## Your task
The lines from the one with "L: [2 8 8 4 3 2]" through the last line below are to be copied exactly; no other lines are to be returned.

Stored data
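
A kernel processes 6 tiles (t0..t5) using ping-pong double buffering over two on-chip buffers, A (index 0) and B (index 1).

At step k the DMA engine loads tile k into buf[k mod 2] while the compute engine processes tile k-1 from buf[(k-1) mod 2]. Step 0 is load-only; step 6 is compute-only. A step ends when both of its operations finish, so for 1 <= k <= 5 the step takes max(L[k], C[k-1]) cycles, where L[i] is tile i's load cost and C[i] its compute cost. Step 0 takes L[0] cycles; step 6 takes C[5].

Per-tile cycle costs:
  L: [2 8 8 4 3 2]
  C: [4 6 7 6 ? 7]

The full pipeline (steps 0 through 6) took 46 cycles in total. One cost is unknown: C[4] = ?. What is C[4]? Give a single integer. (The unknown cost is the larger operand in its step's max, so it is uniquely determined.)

C[4] = 8

step 0 → dur = L[0]=2 = 2
step 1 → dur = max(L[1]=8, C[0]=4) = 8
step 2 → dur = max(L[2]=8, C[1]=6) = 8
step 3 → dur = max(L[3]=4, C[2]=7) = 7
step 4 → dur = max(L[4]=3, C[3]=6) = 6
step 5 → dur = max(L[5]=2, C[4]=?) = C[4]  (unknown; binding)
step 6 → dur = C[5]=7 = 7
sum of known step durations = 38
dur[5] = total - known = 46 - 38 = 8
C[4] is the binding max in step 5, so C[4] = dur[5] = 8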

## Solution below
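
  L: [2 8 8 4 3 2]
  C: [4 6 7 6 ? 7]

The full pipeline (steps 0 through 6) took 46 cycles in total. One cost is unknown: C[4] = ?. What is C[4]? Give a single integer. (The unknown cost is the larger operand in its step's max, so it is uniquely determined.)

C[4] = 8

step 0 → dur = L[0]=2 = 2
step 1 → dur = max(L[1]=8, C[0]=4) = 8
step 2 → dur = max(L[2]=8, C[1]=6) = 8
step 3 → dur = max(L[3]=4, C[2]=7) = 7
step 4 → dur = max(L[4]=3, C[3]=6) = 6
step 5 → dur = max(L[5]=2, C[4]=?) = C[4]  (unknown; binding)
step 6 → dur = C[5]=7 = 7
sum of known step durations = 38
dur[5] = total - known = 46 - 38 = 8
C[4] is the binding max in step 5, so C[4] = dur[5] = 8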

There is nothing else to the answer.